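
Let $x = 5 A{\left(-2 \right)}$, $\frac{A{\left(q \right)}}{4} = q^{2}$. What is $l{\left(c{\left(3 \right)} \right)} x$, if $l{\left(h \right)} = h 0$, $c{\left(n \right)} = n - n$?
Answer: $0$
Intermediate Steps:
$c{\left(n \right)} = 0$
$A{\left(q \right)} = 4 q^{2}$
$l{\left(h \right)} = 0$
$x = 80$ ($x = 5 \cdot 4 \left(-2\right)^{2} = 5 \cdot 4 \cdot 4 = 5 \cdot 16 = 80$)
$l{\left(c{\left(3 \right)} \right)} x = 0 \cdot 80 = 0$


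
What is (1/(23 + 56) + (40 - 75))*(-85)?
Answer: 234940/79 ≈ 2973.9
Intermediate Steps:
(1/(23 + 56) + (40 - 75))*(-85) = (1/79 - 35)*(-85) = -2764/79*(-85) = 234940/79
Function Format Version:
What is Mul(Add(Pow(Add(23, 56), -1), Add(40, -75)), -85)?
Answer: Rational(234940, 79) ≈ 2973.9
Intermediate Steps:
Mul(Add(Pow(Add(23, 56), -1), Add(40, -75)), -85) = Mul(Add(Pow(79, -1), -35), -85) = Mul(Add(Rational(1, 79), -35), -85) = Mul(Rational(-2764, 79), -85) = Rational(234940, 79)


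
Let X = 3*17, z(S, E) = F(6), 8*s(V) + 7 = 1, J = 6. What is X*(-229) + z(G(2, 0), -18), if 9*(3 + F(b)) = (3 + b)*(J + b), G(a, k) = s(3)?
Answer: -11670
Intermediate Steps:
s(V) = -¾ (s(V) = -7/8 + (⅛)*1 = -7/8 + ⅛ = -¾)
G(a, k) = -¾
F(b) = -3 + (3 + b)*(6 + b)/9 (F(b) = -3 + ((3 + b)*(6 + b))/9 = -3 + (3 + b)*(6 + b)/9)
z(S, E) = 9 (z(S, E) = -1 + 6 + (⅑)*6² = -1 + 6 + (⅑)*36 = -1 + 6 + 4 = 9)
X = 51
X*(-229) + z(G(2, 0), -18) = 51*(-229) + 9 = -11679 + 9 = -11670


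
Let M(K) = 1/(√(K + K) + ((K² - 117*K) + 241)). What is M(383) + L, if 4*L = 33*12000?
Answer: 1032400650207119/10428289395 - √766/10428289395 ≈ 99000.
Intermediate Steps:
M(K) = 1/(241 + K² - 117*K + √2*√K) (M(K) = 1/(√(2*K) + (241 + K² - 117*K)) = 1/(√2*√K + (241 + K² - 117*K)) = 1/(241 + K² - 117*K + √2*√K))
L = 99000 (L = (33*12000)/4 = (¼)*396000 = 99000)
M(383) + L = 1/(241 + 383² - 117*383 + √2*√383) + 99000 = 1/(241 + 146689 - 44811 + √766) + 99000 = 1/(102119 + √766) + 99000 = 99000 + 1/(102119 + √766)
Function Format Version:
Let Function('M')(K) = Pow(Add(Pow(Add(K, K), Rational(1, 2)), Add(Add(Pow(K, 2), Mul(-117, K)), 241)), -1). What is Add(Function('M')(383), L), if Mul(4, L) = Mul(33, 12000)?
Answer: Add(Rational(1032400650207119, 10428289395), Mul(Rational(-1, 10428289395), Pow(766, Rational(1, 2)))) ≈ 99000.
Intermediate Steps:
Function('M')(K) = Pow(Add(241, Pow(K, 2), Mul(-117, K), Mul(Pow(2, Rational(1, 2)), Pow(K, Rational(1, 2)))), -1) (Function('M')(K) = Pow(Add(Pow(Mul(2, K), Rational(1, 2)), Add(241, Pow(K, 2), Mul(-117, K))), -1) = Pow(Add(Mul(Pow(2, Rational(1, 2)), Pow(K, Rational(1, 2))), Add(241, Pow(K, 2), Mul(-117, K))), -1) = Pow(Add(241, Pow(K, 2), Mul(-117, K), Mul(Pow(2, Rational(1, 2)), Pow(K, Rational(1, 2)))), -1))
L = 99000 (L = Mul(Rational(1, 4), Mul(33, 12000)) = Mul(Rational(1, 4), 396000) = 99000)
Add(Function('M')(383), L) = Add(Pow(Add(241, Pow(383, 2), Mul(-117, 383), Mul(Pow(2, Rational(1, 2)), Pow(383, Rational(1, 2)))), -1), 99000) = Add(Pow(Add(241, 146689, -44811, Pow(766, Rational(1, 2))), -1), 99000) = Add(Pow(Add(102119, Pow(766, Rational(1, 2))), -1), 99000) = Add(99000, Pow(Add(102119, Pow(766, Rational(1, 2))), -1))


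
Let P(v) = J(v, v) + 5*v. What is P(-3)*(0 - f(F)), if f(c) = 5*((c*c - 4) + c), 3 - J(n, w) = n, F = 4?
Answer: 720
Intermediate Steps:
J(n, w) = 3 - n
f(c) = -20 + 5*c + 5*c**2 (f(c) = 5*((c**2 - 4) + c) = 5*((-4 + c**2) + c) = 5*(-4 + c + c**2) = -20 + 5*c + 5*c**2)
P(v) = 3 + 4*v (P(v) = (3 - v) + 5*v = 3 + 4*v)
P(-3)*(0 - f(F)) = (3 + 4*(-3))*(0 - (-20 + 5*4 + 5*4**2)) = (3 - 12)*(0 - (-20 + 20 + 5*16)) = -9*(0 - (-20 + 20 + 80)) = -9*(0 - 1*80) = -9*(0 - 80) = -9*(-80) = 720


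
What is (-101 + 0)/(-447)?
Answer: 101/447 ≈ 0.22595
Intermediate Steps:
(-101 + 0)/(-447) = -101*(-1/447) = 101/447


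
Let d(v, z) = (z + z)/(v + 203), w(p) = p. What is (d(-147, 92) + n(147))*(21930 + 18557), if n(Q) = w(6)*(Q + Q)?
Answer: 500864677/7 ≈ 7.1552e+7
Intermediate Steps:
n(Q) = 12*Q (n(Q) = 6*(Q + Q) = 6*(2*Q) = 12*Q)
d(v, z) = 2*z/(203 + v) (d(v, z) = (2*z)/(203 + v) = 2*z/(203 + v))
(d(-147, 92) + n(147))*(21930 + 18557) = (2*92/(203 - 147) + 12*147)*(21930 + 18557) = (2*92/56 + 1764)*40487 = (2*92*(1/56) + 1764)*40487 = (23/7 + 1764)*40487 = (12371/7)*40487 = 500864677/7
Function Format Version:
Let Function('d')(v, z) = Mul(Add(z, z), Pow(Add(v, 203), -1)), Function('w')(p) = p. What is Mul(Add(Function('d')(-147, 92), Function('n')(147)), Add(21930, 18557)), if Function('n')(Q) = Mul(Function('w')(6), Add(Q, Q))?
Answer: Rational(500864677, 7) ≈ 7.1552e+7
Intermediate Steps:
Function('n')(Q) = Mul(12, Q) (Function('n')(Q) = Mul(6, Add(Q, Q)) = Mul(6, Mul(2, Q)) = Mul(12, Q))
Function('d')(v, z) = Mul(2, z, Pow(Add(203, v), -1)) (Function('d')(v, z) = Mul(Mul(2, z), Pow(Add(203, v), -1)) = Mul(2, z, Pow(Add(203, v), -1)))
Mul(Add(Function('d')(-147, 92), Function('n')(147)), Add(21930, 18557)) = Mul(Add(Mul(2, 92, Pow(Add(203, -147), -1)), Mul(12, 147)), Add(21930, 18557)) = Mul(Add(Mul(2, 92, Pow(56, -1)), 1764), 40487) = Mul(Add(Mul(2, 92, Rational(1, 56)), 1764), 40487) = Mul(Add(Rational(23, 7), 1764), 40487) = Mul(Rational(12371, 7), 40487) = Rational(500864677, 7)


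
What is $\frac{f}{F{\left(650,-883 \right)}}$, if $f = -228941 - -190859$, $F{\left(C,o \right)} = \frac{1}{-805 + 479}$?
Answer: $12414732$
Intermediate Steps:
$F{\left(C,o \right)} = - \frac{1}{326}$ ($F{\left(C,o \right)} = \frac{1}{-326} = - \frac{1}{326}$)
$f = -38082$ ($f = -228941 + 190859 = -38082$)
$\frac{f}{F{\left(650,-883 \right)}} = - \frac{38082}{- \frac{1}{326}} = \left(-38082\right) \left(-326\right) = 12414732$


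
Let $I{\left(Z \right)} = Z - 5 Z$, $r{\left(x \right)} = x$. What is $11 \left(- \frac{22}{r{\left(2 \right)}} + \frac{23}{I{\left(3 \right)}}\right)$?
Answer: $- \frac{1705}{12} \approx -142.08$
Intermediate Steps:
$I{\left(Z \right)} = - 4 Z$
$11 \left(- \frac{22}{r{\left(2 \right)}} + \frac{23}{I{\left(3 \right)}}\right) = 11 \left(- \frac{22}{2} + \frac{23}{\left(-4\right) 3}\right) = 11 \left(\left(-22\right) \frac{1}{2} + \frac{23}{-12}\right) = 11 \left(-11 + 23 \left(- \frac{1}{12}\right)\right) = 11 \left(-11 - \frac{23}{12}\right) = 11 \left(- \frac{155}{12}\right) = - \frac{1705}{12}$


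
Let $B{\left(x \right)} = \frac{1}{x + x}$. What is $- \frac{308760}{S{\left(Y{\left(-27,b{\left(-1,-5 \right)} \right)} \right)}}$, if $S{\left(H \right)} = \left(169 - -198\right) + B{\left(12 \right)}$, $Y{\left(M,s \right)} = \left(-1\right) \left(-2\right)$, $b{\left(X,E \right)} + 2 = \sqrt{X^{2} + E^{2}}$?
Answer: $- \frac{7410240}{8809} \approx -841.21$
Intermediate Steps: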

☆ ☆ ☆ ☆ ☆

Task objective: The answer should consist solely of the lines from the first line above through the one with "Answer: $0$", both included, repeated exactly.

Result of the task:
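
Let $x = 5 A{\left(-2 \right)}$, $\frac{A{\left(q \right)}}{4} = q^{2}$. What is $l{\left(c{\left(3 \right)} \right)} x$, if $l{\left(h \right)} = h 0$, $c{\left(n \right)} = n - n$?
Answer: $0$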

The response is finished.